> GIVEN RECORDS
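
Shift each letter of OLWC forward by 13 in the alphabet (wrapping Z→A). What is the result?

O(14): 14+13=27≡1 → B
L(11): 11+13=24 → Y
W(22): 22+13=35≡9 → J
C(2): 2+13=15 → P

BYJP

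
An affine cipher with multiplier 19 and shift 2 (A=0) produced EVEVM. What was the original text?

WBWBG

The inverse of 19 mod 26 is 11, since 19·11=209≡1. Apply D(y)=11·(y−2) mod 26:
E(4): 11·(4−2)=22 → W
V(21): 11·(21−2)=209≡1 → B
E(4): 11·(4−2)=22 → W
V(21): 11·(21−2)=209≡1 → B
M(12): 11·(12−2)=110≡6 → G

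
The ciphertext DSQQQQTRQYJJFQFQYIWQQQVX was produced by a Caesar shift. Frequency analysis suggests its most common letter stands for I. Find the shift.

8

The most frequent ciphertext letter is Q (appears 10 times).
Q is position 16; I is position 8.
Shift = 8.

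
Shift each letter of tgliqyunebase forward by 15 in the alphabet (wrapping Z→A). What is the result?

ivaxfnjctqpht

t(19): 19+15=34≡8 → i
g(6): 6+15=21 → v
l(11): 11+15=26≡0 → a
i(8): 8+15=23 → x
q(16): 16+15=31≡5 → f
y(24): 24+15=39≡13 → n
u(20): 20+15=35≡9 → j
n(13): 13+15=28≡2 → c
e(4): 4+15=19 → t
b(1): 1+15=16 → q
a(0): 0+15=15 → p
s(18): 18+15=33≡7 → h
e(4): 4+15=19 → t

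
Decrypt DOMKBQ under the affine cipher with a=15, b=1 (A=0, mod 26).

ONZLAB

The inverse of 15 mod 26 is 7, since 15·7=105≡1. Apply D(y)=7·(y−1) mod 26:
D(3): 7·(3−1)=14 → O
O(14): 7·(14−1)=91≡13 → N
M(12): 7·(12−1)=77≡25 → Z
K(10): 7·(10−1)=63≡11 → L
B(1): 7·(1−1)=0 → A
Q(16): 7·(16−1)=105≡1 → B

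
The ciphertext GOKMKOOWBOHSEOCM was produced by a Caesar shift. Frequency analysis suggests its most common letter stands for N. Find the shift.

1

The most frequent ciphertext letter is O (appears 5 times).
O is position 14; N is position 13.
Shift = 1.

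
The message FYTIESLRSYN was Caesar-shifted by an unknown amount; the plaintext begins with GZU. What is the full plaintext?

From the crib: F(5)−G(6)=-1≡25, so the shift is 25.
Subtract 25 from each ciphertext letter:
F(5): 5−25=-20≡6 → G
Y(24): 24−25=-1≡25 → Z
T(19): 19−25=-6≡20 → U
I(8): 8−25=-17≡9 → J
E(4): 4−25=-21≡5 → F
S(18): 18−25=-7≡19 → T
L(11): 11−25=-14≡12 → M
R(17): 17−25=-8≡18 → S
S(18): 18−25=-7≡19 → T
Y(24): 24−25=-1≡25 → Z
N(13): 13−25=-12≡14 → O

GZUJFTMSTZO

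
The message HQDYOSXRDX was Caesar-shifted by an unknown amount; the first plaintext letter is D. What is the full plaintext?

DMZUKOTNZT

From the crib: H(7)−D(3)=4, so the shift is 4.
Subtract 4 from each ciphertext letter:
H(7): 7−4=3 → D
Q(16): 16−4=12 → M
D(3): 3−4=-1≡25 → Z
Y(24): 24−4=20 → U
O(14): 14−4=10 → K
S(18): 18−4=14 → O
X(23): 23−4=19 → T
R(17): 17−4=13 → N
D(3): 3−4=-1≡25 → Z
X(23): 23−4=19 → T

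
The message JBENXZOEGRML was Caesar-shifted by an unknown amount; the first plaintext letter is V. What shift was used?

14

From the crib: J(9)−V(21)=-12≡14, so the shift is 14.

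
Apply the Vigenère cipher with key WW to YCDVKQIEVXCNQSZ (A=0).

Repeat the key across the message: WWWWWWWWWWWWWWW
Y(24)+W(22): 46≡20 → U
C(2)+W(22): 24 → Y
D(3)+W(22): 25 → Z
V(21)+W(22): 43≡17 → R
K(10)+W(22): 32≡6 → G
Q(16)+W(22): 38≡12 → M
I(8)+W(22): 30≡4 → E
E(4)+W(22): 26≡0 → A
V(21)+W(22): 43≡17 → R
X(23)+W(22): 45≡19 → T
C(2)+W(22): 24 → Y
N(13)+W(22): 35≡9 → J
Q(16)+W(22): 38≡12 → M
S(18)+W(22): 40≡14 → O
Z(25)+W(22): 47≡21 → V

UYZRGMEARTYJMOV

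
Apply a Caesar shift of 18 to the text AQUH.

SIMZ

A(0): 0+18=18 → S
Q(16): 16+18=34≡8 → I
U(20): 20+18=38≡12 → M
H(7): 7+18=25 → Z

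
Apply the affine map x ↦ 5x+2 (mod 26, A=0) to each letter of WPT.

IZT

W(22): 5·22+2=112≡8 → I
P(15): 5·15+2=77≡25 → Z
T(19): 5·19+2=97≡19 → T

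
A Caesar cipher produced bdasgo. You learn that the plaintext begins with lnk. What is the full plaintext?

lnkcqy

From the crib: b(1)−l(11)=-10≡16, so the shift is 16.
Subtract 16 from each ciphertext letter:
b(1): 1−16=-15≡11 → l
d(3): 3−16=-13≡13 → n
a(0): 0−16=-16≡10 → k
s(18): 18−16=2 → c
g(6): 6−16=-10≡16 → q
o(14): 14−16=-2≡24 → y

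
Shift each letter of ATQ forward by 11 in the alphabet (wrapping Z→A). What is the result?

A(0): 0+11=11 → L
T(19): 19+11=30≡4 → E
Q(16): 16+11=27≡1 → B

LEB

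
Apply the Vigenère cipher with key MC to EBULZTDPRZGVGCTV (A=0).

Repeat the key across the message: MCMCMCMCMCMCMCMC
E(4)+M(12): 16 → Q
B(1)+C(2): 3 → D
U(20)+M(12): 32≡6 → G
L(11)+C(2): 13 → N
Z(25)+M(12): 37≡11 → L
T(19)+C(2): 21 → V
D(3)+M(12): 15 → P
P(15)+C(2): 17 → R
R(17)+M(12): 29≡3 → D
Z(25)+C(2): 27≡1 → B
G(6)+M(12): 18 → S
V(21)+C(2): 23 → X
G(6)+M(12): 18 → S
C(2)+C(2): 4 → E
T(19)+M(12): 31≡5 → F
V(21)+C(2): 23 → X

QDGNLVPRDBSXSEFX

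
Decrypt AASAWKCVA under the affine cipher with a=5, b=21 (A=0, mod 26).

BBPBVDRAB

The inverse of 5 mod 26 is 21, since 5·21=105≡1. Apply D(y)=21·(y−21) mod 26:
A(0): 21·(0−21)=-441≡1 → B
A(0): 21·(0−21)=-441≡1 → B
S(18): 21·(18−21)=-63≡15 → P
A(0): 21·(0−21)=-441≡1 → B
W(22): 21·(22−21)=21 → V
K(10): 21·(10−21)=-231≡3 → D
C(2): 21·(2−21)=-399≡17 → R
V(21): 21·(21−21)=0 → A
A(0): 21·(0−21)=-441≡1 → B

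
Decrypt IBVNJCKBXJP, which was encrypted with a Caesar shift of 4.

EXRJFYGXTFL

I(8): 8−4=4 → E
B(1): 1−4=-3≡23 → X
V(21): 21−4=17 → R
N(13): 13−4=9 → J
J(9): 9−4=5 → F
C(2): 2−4=-2≡24 → Y
K(10): 10−4=6 → G
B(1): 1−4=-3≡23 → X
X(23): 23−4=19 → T
J(9): 9−4=5 → F
P(15): 15−4=11 → L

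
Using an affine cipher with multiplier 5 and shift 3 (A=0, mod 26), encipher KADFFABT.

BDSCCDIU

K(10): 5·10+3=53≡1 → B
A(0): 5·0+3=3 → D
D(3): 5·3+3=18 → S
F(5): 5·5+3=28≡2 → C
F(5): 5·5+3=28≡2 → C
A(0): 5·0+3=3 → D
B(1): 5·1+3=8 → I
T(19): 5·19+3=98≡20 → U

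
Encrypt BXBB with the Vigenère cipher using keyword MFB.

NCCN

Repeat the key across the message: MFBM
B(1)+M(12): 13 → N
X(23)+F(5): 28≡2 → C
B(1)+B(1): 2 → C
B(1)+M(12): 13 → N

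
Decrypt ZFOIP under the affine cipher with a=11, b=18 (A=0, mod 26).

The inverse of 11 mod 26 is 19, since 11·19=209≡1. Apply D(y)=19·(y−18) mod 26:
Z(25): 19·(25−18)=133≡3 → D
F(5): 19·(5−18)=-247≡13 → N
O(14): 19·(14−18)=-76≡2 → C
I(8): 19·(8−18)=-190≡18 → S
P(15): 19·(15−18)=-57≡21 → V

DNCSV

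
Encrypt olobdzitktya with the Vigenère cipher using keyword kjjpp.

yuxqsjrcziij

Repeat the key across the message: kjjppkjjppkj
o(14)+k(10): 24 → y
l(11)+j(9): 20 → u
o(14)+j(9): 23 → x
b(1)+p(15): 16 → q
d(3)+p(15): 18 → s
z(25)+k(10): 35≡9 → j
i(8)+j(9): 17 → r
t(19)+j(9): 28≡2 → c
k(10)+p(15): 25 → z
t(19)+p(15): 34≡8 → i
y(24)+k(10): 34≡8 → i
a(0)+j(9): 9 → j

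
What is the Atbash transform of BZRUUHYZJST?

YAIFFSBAQHG

B(1) → Y(24)
Z(25) → A(0)
R(17) → I(8)
U(20) → F(5)
U(20) → F(5)
H(7) → S(18)
Y(24) → B(1)
Z(25) → A(0)
J(9) → Q(16)
S(18) → H(7)
T(19) → G(6)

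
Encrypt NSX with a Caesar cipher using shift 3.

QVA

N(13): 13+3=16 → Q
S(18): 18+3=21 → V
X(23): 23+3=26≡0 → A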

> ABOUT THIS EXERCISE
After locating the line with "What is the Atbash transform of BZRUUHYZJST?", output that line and every later one exactly, through the end of the entries above.

> RESPONSE BELOW
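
What is the Atbash transform of BZRUUHYZJST?

YAIFFSBAQHG

B(1) → Y(24)
Z(25) → A(0)
R(17) → I(8)
U(20) → F(5)
U(20) → F(5)
H(7) → S(18)
Y(24) → B(1)
Z(25) → A(0)
J(9) → Q(16)
S(18) → H(7)
T(19) → G(6)

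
Encrypt NSX with a Caesar cipher using shift 3.

QVA

N(13): 13+3=16 → Q
S(18): 18+3=21 → V
X(23): 23+3=26≡0 → A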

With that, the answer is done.